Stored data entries
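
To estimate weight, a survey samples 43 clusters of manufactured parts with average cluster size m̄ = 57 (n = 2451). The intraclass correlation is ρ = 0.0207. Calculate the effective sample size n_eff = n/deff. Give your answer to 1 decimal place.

1135.1

deff = 1 + (57 − 1)·0.0207 = 1 + 1.1592 = 2.1592.
n_eff = 2451 / 2.1592 = 1135.1.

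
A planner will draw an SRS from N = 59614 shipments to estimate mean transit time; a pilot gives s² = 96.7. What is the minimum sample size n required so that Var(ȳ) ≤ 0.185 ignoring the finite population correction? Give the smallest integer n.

Without fpc, n₀ = s²/D = 96.7/0.185 = 522.7027.
Rounding up, n = 523.

523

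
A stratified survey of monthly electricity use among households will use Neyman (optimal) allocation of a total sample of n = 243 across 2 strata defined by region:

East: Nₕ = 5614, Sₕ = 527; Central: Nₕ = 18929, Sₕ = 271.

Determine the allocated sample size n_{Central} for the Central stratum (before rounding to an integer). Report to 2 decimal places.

Neyman allocation: nₕ = n·NₕSₕ / Σⱼ NⱼSⱼ.
Σ NⱼSⱼ = 5614·527 + 18929·271 = 8.088337 × 10^6.
n_{Central} = 243·18929·271 / (8.088337 × 10^6) = 154.11.

154.11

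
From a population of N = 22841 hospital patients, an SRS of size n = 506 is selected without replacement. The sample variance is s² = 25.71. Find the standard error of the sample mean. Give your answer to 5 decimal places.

Under SRS without replacement, Var(ȳ) = (1 − f)·s²/n with f = n/N = 506/22841 = 0.02215315.
Var(ȳ) = (1 − 0.02215315)·25.71/506 = 0.97784685·0.050810277 = 0.049684669.
SE(ȳ) = √(0.049684669) = 0.22290.

0.22290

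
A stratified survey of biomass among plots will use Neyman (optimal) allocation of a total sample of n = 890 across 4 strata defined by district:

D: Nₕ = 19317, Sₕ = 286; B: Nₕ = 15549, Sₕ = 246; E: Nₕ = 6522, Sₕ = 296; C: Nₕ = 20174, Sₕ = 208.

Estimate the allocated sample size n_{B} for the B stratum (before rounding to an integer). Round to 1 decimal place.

220.0

Neyman allocation: nₕ = n·NₕSₕ / Σⱼ NⱼSⱼ.
Σ NⱼSⱼ = 19317·286 + 15549·246 + 6522·296 + 20174·208 = 1.547642 × 10^7.
n_{B} = 890·15549·246 / (1.547642 × 10^7) = 220.0.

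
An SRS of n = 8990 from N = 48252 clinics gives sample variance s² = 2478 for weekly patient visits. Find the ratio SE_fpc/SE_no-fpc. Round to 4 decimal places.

0.9020

f = n/N = 8990/48252 = 0.18631352.
SE_no-fpc = √(s²/n) = 0.5250139; SE_fpc = √((1−f)s²/n) = 0.47358654.
Ratio = √(1−f) = 0.90204572.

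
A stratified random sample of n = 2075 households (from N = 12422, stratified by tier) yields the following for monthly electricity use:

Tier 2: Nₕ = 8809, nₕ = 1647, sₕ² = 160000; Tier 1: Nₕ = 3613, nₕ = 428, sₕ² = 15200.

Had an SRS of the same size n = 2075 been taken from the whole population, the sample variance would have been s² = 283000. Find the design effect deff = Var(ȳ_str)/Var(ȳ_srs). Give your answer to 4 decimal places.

Var(ȳ_str) = Σ Wₕ²(1−fₕ)sₕ²/nₕ with Wₕ = Nₕ/12422:
  Tier 2: (8809/12422)²·(1−1647/8809)·160000/1647 = 39.719545
  Tier 1: (3613/12422)²·(1−428/3613)·15200/428 = 2.6484646
  → Var(ȳ_str) = 42.36801.
Var(ȳ_srs) = (1 − 2075/12422)·283000/2075 = 113.60338.
deff = 42.36801 / 113.60338 = 0.3729.

0.3729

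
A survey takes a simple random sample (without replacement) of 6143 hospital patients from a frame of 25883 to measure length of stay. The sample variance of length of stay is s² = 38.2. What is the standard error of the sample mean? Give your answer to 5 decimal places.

Under SRS without replacement, Var(ȳ) = (1 − f)·s²/n with f = n/N = 6143/25883 = 0.23733725.
Var(ȳ) = (1 − 0.23733725)·38.2/6143 = 0.76266275·0.00621846 = 0.0047425878.
SE(ȳ) = √(0.0047425878) = 0.06887.

0.06887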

* What is required
Lines of the data above that include the string "total" must each be copied.

* Task result
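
A stratified survey of monthly electricity use among households will use Neyman (optimal) allocation of a total sample of n = 243 across 2 strata defined by region:
A stratified survey of biomass among plots will use Neyman (optimal) allocation of a total sample of n = 890 across 4 strata defined by district: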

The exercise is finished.